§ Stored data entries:
::::

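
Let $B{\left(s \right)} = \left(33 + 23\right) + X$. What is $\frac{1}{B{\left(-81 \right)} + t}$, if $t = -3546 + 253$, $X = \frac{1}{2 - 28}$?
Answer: $- \frac{26}{84163} \approx -0.00030892$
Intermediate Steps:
$X = - \frac{1}{26}$ ($X = \frac{1}{-26} = - \frac{1}{26} \approx -0.038462$)
$t = -3293$
$B{\left(s \right)} = \frac{1455}{26}$ ($B{\left(s \right)} = \left(33 + 23\right) - \frac{1}{26} = 56 - \frac{1}{26} = \frac{1455}{26}$)
$\frac{1}{B{\left(-81 \right)} + t} = \frac{1}{\frac{1455}{26} - 3293} = \frac{1}{- \frac{84163}{26}} = - \frac{26}{84163}$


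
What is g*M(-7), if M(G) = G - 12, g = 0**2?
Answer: 0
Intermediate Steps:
g = 0
M(G) = -12 + G
g*M(-7) = 0*(-12 - 7) = 0*(-19) = 0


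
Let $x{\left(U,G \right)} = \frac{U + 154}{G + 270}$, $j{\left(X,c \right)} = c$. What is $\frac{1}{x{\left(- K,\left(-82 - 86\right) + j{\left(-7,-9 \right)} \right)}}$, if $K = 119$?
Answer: $\frac{93}{35} \approx 2.6571$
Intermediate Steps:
$x{\left(U,G \right)} = \frac{154 + U}{270 + G}$
$\frac{1}{x{\left(- K,\left(-82 - 86\right) + j{\left(-7,-9 \right)} \right)}} = \frac{1}{\frac{1}{270 - 177} \left(154 - 119\right)} = \frac{1}{\frac{1}{270 - 177} \cdot 35} = \frac{1}{\frac{1}{93} \cdot 35} = \frac{1}{\frac{35}{93}} = \frac{93}{35}$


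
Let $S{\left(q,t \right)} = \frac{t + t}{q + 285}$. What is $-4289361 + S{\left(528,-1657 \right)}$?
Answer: $- \frac{3487253807}{813} \approx -4.2894 \cdot 10^{6}$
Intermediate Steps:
$S{\left(q,t \right)} = \frac{2 t}{285 + q}$
$-4289361 + S{\left(528,-1657 \right)} = -4289361 + 2 \left(-1657\right) \frac{1}{285 + 528} = -4289361 + 2 \left(-1657\right) \frac{1}{813} = -4289361 - \frac{3314}{813} = - \frac{3487253807}{813}$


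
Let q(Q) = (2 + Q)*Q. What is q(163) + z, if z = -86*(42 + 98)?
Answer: 14855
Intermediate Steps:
z = -12040 (z = -86*140 = -12040)
q(Q) = Q*(2 + Q)
q(163) + z = 163*(2 + 163) - 12040 = 163*165 - 12040 = 26895 - 12040 = 14855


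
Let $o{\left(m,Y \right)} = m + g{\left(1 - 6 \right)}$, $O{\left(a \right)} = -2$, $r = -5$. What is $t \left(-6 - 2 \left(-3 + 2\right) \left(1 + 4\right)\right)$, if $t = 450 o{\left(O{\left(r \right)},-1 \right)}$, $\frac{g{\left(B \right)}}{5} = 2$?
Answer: $14400$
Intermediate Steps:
$g{\left(B \right)} = 10$ ($g{\left(B \right)} = 5 \cdot 2 = 10$)
$o{\left(m,Y \right)} = 10 + m$ ($o{\left(m,Y \right)} = m + 10 = 10 + m$)
$t = 3600$ ($t = 450 \left(10 - 2\right) = 450 \cdot 8 = 3600$)
$t \left(-6 - 2 \left(-3 + 2\right) \left(1 + 4\right)\right) = 3600 \left(-6 - 2 \left(-3 + 2\right) \left(1 + 4\right)\right) = 3600 \left(-6 - 2 \left(\left(-1\right) 5\right)\right) = 3600 \left(-6 - -10\right) = 3600 \left(-6 + 10\right) = 3600 \cdot 4 = 14400$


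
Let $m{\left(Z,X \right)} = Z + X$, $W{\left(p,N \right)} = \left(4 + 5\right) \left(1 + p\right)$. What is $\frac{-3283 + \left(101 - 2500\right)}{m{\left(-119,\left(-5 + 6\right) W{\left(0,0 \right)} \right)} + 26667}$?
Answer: $- \frac{5682}{26557} \approx -0.21395$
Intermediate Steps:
$W{\left(p,N \right)} = 9 + 9 p$ ($W{\left(p,N \right)} = 9 \left(1 + p\right) = 9 + 9 p$)
$m{\left(Z,X \right)} = X + Z$
$\frac{-3283 + \left(101 - 2500\right)}{m{\left(-119,\left(-5 + 6\right) W{\left(0,0 \right)} \right)} + 26667} = \frac{-3283 + \left(101 - 2500\right)}{\left(\left(-5 + 6\right) \left(9 + 9 \cdot 0\right) - 119\right) + 26667} = \frac{-3283 + \left(101 - 2500\right)}{\left(1 \left(9 + 0\right) - 119\right) + 26667} = \frac{-3283 - 2399}{\left(1 \cdot 9 - 119\right) + 26667} = - \frac{5682}{\left(9 - 119\right) + 26667} = - \frac{5682}{-110 + 26667} = - \frac{5682}{26557}$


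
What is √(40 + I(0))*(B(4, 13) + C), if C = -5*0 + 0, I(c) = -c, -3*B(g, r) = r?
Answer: -26*√10/3 ≈ -27.406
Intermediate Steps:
B(g, r) = -r/3
C = 0 (C = 0 + 0 = 0)
√(40 + I(0))*(B(4, 13) + C) = √(40 - 1*0)*(-⅓*13 + 0) = √(40 + 0)*(-13/3 + 0) = √40*(-13/3) = (2*√10)*(-13/3) = -26*√10/3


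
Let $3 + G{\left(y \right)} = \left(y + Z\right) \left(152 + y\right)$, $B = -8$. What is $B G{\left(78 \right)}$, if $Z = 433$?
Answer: $-940216$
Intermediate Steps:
$G{\left(y \right)} = -3 + \left(152 + y\right) \left(433 + y\right)$ ($G{\left(y \right)} = -3 + \left(y + 433\right) \left(152 + y\right) = -3 + \left(433 + y\right) \left(152 + y\right) = -3 + \left(152 + y\right) \left(433 + y\right)$)
$B G{\left(78 \right)} = - 8 \left(65813 + 78^{2} + 585 \cdot 78\right) = - 8 \left(65813 + 6084 + 45630\right) = \left(-8\right) 117527 = -940216$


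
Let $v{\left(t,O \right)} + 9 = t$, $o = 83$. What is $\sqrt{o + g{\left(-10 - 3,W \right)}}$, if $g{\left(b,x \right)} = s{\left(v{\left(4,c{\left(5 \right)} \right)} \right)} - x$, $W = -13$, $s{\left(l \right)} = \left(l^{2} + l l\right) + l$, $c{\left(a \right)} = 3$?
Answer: $\sqrt{141} \approx 11.874$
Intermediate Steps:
$v{\left(t,O \right)} = -9 + t$
$s{\left(l \right)} = l + 2 l^{2}$ ($s{\left(l \right)} = \left(l^{2} + l^{2}\right) + l = 2 l^{2} + l = l + 2 l^{2}$)
$g{\left(b,x \right)} = 45 - x$ ($g{\left(b,x \right)} = \left(-9 + 4\right) \left(1 + 2 \left(-9 + 4\right)\right) - x = - 5 \left(1 + 2 \left(-5\right)\right) - x = - 5 \left(1 - 10\right) - x = \left(-5\right) \left(-9\right) - x = 45 - x$)
$\sqrt{o + g{\left(-10 - 3,W \right)}} = \sqrt{83 + \left(45 - -13\right)} = \sqrt{83 + \left(45 + 13\right)} = \sqrt{83 + 58} = \sqrt{141}$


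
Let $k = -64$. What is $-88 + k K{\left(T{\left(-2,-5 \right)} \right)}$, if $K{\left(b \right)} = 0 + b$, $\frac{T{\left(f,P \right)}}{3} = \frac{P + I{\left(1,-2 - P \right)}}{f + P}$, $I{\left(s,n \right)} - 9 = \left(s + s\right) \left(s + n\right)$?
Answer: $\frac{1688}{7} \approx 241.14$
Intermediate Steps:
$I{\left(s,n \right)} = 9 + 2 s \left(n + s\right)$ ($I{\left(s,n \right)} = 9 + \left(s + s\right) \left(s + n\right) = 9 + 2 s \left(n + s\right)$)
$T{\left(f,P \right)} = \frac{3 \left(7 - P\right)}{P + f}$ ($T{\left(f,P \right)} = 3 \frac{P + \left(9 + 2 \cdot 1^{2} + 2 \left(-2 - P\right) 1\right)}{f + P} = 3 \frac{P + \left(9 + 2 \cdot 1 - \left(4 + 2 P\right)\right)}{P + f} = 3 \frac{P + \left(9 + 2 - \left(4 + 2 P\right)\right)}{P + f} = 3 \frac{P - \left(-7 + 2 P\right)}{P + f} = 3 \frac{7 - P}{P + f} = \frac{3 \left(7 - P\right)}{P + f}$)
$K{\left(b \right)} = b$
$-88 + k K{\left(T{\left(-2,-5 \right)} \right)} = -88 - 64 \frac{3 \left(7 - -5\right)}{-5 - 2} = -88 - 64 \frac{3 \left(7 + 5\right)}{-7} = -88 - 64 \cdot 3 \left(- \frac{1}{7}\right) 12 = -88 - - \frac{2304}{7} = -88 + \frac{2304}{7} = \frac{1688}{7}$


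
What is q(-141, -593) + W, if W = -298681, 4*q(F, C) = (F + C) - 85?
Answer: -1195543/4 ≈ -2.9889e+5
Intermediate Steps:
q(F, C) = -85/4 + C/4 + F/4 (q(F, C) = ((F + C) - 85)/4 = ((C + F) - 85)/4 = (-85 + C + F)/4 = -85/4 + C/4 + F/4)
q(-141, -593) + W = (-85/4 + (¼)*(-593) + (¼)*(-141)) - 298681 = (-85/4 - 593/4 - 141/4) - 298681 = -819/4 - 298681 = -1195543/4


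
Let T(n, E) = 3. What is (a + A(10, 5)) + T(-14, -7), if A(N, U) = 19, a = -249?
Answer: -227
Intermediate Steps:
(a + A(10, 5)) + T(-14, -7) = (-249 + 19) + 3 = -230 + 3 = -227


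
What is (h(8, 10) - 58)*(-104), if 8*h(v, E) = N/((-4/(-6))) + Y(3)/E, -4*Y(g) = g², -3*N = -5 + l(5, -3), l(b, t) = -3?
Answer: 239317/40 ≈ 5982.9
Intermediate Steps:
N = 8/3 (N = -(-5 - 3)/3 = -⅓*(-8) = 8/3 ≈ 2.6667)
Y(g) = -g²/4
h(v, E) = ½ - 9/(32*E) (h(v, E) = (8/(3*((-4/(-6)))) + (-¼*3²)/E)/8 = (8/(3*((-4*(-⅙)))) + (-¼*9)/E)/8 = (8/(3*(⅔)) - 9/(4*E))/8 = ((8/3)*(3/2) - 9/(4*E))/8 = (4 - 9/(4*E))/8 = ½ - 9/(32*E))
(h(8, 10) - 58)*(-104) = ((1/32)*(-9 + 16*10)/10 - 58)*(-104) = ((1/32)*(⅒)*(-9 + 160) - 58)*(-104) = ((1/32)*(⅒)*151 - 58)*(-104) = (151/320 - 58)*(-104) = -18409/320*(-104) = 239317/40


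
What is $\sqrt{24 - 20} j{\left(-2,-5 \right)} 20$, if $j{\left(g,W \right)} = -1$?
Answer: $-40$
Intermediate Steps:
$\sqrt{24 - 20} j{\left(-2,-5 \right)} 20 = \sqrt{24 - 20} \left(-1\right) 20 = \sqrt{4} \left(-1\right) 20 = 2 \left(-1\right) 20 = \left(-2\right) 20 = -40$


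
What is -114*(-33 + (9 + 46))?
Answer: -2508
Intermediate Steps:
-114*(-33 + (9 + 46)) = -114*(-33 + 55) = -114*22 = -2508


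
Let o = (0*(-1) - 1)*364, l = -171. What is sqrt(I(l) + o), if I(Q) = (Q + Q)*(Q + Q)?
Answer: 10*sqrt(1166) ≈ 341.47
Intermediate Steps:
I(Q) = 4*Q**2 (I(Q) = (2*Q)*(2*Q) = 4*Q**2)
o = -364 (o = (0 - 1)*364 = -1*364 = -364)
sqrt(I(l) + o) = sqrt(4*(-171)**2 - 364) = sqrt(4*29241 - 364) = sqrt(116964 - 364) = sqrt(116600) = 10*sqrt(1166)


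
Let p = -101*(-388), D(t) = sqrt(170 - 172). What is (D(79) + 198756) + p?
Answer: 237944 + I*sqrt(2) ≈ 2.3794e+5 + 1.4142*I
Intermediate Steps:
D(t) = I*sqrt(2) (D(t) = sqrt(-2) = I*sqrt(2))
p = 39188
(D(79) + 198756) + p = (I*sqrt(2) + 198756) + 39188 = (198756 + I*sqrt(2)) + 39188 = 237944 + I*sqrt(2)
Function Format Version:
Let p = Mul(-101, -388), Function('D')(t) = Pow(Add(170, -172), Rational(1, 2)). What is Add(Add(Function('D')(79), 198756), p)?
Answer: Add(237944, Mul(I, Pow(2, Rational(1, 2)))) ≈ Add(2.3794e+5, Mul(1.4142, I))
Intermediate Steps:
Function('D')(t) = Mul(I, Pow(2, Rational(1, 2))) (Function('D')(t) = Pow(-2, Rational(1, 2)) = Mul(I, Pow(2, Rational(1, 2))))
p = 39188
Add(Add(Function('D')(79), 198756), p) = Add(Add(Mul(I, Pow(2, Rational(1, 2))), 198756), 39188) = Add(Add(198756, Mul(I, Pow(2, Rational(1, 2)))), 39188) = Add(237944, Mul(I, Pow(2, Rational(1, 2))))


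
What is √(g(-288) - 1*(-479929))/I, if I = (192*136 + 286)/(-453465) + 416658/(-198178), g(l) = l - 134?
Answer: -44933393385*√479507/97085661407 ≈ -320.49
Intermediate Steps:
g(l) = -134 + l
I = -97085661407/44933393385 (I = (26112 + 286)*(-1/453465) + 416658*(-1/198178) = 26398*(-1/453465) - 208329/99089 = -26398/453465 - 208329/99089 = -97085661407/44933393385 ≈ -2.1607)
√(g(-288) - 1*(-479929))/I = √((-134 - 288) - 1*(-479929))/(-97085661407/44933393385) = √(-422 + 479929)*(-44933393385/97085661407) = √479507*(-44933393385/97085661407) = -44933393385*√479507/97085661407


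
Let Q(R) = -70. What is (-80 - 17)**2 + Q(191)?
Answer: 9339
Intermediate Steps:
(-80 - 17)**2 + Q(191) = (-80 - 17)**2 - 70 = (-97)**2 - 70 = 9409 - 70 = 9339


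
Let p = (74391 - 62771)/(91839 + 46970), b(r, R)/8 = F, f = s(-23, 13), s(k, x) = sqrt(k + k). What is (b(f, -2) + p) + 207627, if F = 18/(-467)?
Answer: 13459157183525/64823803 ≈ 2.0763e+5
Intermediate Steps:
s(k, x) = sqrt(2)*sqrt(k) (s(k, x) = sqrt(2*k) = sqrt(2)*sqrt(k))
F = -18/467 (F = 18*(-1/467) = -18/467 ≈ -0.038544)
f = I*sqrt(46) (f = sqrt(2)*sqrt(-23) = sqrt(2)*(I*sqrt(23)) = I*sqrt(46) ≈ 6.7823*I)
b(r, R) = -144/467 (b(r, R) = 8*(-18/467) = -144/467)
p = 11620/138809 ≈ 0.083712
(b(f, -2) + p) + 207627 = (-144/467 + 11620/138809) + 207627 = -14561956/64823803 + 207627 = 13459157183525/64823803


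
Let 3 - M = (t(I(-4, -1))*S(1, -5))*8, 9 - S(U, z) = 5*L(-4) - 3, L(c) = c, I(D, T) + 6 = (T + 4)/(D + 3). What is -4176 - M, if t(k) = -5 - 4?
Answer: -6483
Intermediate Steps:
I(D, T) = -6 + (4 + T)/(3 + D) (I(D, T) = -6 + (T + 4)/(D + 3) = -6 + (4 + T)/(3 + D))
t(k) = -9
S(U, z) = 32 (S(U, z) = 9 - (5*(-4) - 3) = 9 - (-20 - 3) = 9 - 1*(-23) = 9 + 23 = 32)
M = 2307 (M = 3 - (-9*32)*8 = 3 - (-288)*8 = 3 - 1*(-2304) = 3 + 2304 = 2307)
-4176 - M = -4176 - 1*2307 = -4176 - 2307 = -6483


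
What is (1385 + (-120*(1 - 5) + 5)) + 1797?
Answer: 3667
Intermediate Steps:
(1385 + (-120*(1 - 5) + 5)) + 1797 = (1385 + (-120*(-4) + 5)) + 1797 = (1385 + (-20*(-24) + 5)) + 1797 = (1385 + (480 + 5)) + 1797 = (1385 + 485) + 1797 = 1870 + 1797 = 3667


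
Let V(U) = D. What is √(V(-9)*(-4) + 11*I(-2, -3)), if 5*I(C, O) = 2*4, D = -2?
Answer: 8*√10/5 ≈ 5.0596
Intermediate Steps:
I(C, O) = 8/5 (I(C, O) = (2*4)/5 = (⅕)*8 = 8/5)
V(U) = -2
√(V(-9)*(-4) + 11*I(-2, -3)) = √(-2*(-4) + 11*(8/5)) = √(8 + 88/5) = √(128/5) = 8*√10/5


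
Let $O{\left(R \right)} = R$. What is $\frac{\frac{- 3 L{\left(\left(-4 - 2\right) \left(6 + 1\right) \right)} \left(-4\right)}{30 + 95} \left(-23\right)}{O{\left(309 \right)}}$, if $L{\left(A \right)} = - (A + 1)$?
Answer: $- \frac{3772}{12875} \approx -0.29297$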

::::

§ Work required: Take the lines above from the one containing "Let T(n, E)" down to the one containing "Answer: Add(237944, Mul(I, Pow(2, Rational(1, 2))))", and transcribe them exactly, both ends included.

§ Task solution:
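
Let T(n, E) = 3. What is (a + A(10, 5)) + T(-14, -7), if A(N, U) = 19, a = -249?
Answer: -227
Intermediate Steps:
(a + A(10, 5)) + T(-14, -7) = (-249 + 19) + 3 = -230 + 3 = -227


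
What is (h(8, 10) - 58)*(-104), if 8*h(v, E) = N/((-4/(-6))) + Y(3)/E, -4*Y(g) = g², -3*N = -5 + l(5, -3), l(b, t) = -3?
Answer: 239317/40 ≈ 5982.9
Intermediate Steps:
N = 8/3 (N = -(-5 - 3)/3 = -⅓*(-8) = 8/3 ≈ 2.6667)
Y(g) = -g²/4
h(v, E) = ½ - 9/(32*E) (h(v, E) = (8/(3*((-4/(-6)))) + (-¼*3²)/E)/8 = (8/(3*((-4*(-⅙)))) + (-¼*9)/E)/8 = (8/(3*(⅔)) - 9/(4*E))/8 = ((8/3)*(3/2) - 9/(4*E))/8 = (4 - 9/(4*E))/8 = ½ - 9/(32*E))
(h(8, 10) - 58)*(-104) = ((1/32)*(-9 + 16*10)/10 - 58)*(-104) = ((1/32)*(⅒)*(-9 + 160) - 58)*(-104) = ((1/32)*(⅒)*151 - 58)*(-104) = (151/320 - 58)*(-104) = -18409/320*(-104) = 239317/40


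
What is $\sqrt{24 - 20} j{\left(-2,-5 \right)} 20$, if $j{\left(g,W \right)} = -1$?
Answer: $-40$
Intermediate Steps:
$\sqrt{24 - 20} j{\left(-2,-5 \right)} 20 = \sqrt{24 - 20} \left(-1\right) 20 = \sqrt{4} \left(-1\right) 20 = 2 \left(-1\right) 20 = \left(-2\right) 20 = -40$


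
What is -114*(-33 + (9 + 46))?
Answer: -2508
Intermediate Steps:
-114*(-33 + (9 + 46)) = -114*(-33 + 55) = -114*22 = -2508


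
Let o = (0*(-1) - 1)*364, l = -171. What is sqrt(I(l) + o), if I(Q) = (Q + Q)*(Q + Q)?
Answer: 10*sqrt(1166) ≈ 341.47
Intermediate Steps:
I(Q) = 4*Q**2 (I(Q) = (2*Q)*(2*Q) = 4*Q**2)
o = -364 (o = (0 - 1)*364 = -1*364 = -364)
sqrt(I(l) + o) = sqrt(4*(-171)**2 - 364) = sqrt(4*29241 - 364) = sqrt(116964 - 364) = sqrt(116600) = 10*sqrt(1166)


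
Let p = -101*(-388), D(t) = sqrt(170 - 172). What is (D(79) + 198756) + p?
Answer: 237944 + I*sqrt(2) ≈ 2.3794e+5 + 1.4142*I
Intermediate Steps:
D(t) = I*sqrt(2) (D(t) = sqrt(-2) = I*sqrt(2))
p = 39188
(D(79) + 198756) + p = (I*sqrt(2) + 198756) + 39188 = (198756 + I*sqrt(2)) + 39188 = 237944 + I*sqrt(2)
Function Format Version:
Let p = Mul(-101, -388), Function('D')(t) = Pow(Add(170, -172), Rational(1, 2)). What is Add(Add(Function('D')(79), 198756), p)?
Answer: Add(237944, Mul(I, Pow(2, Rational(1, 2)))) ≈ Add(2.3794e+5, Mul(1.4142, I))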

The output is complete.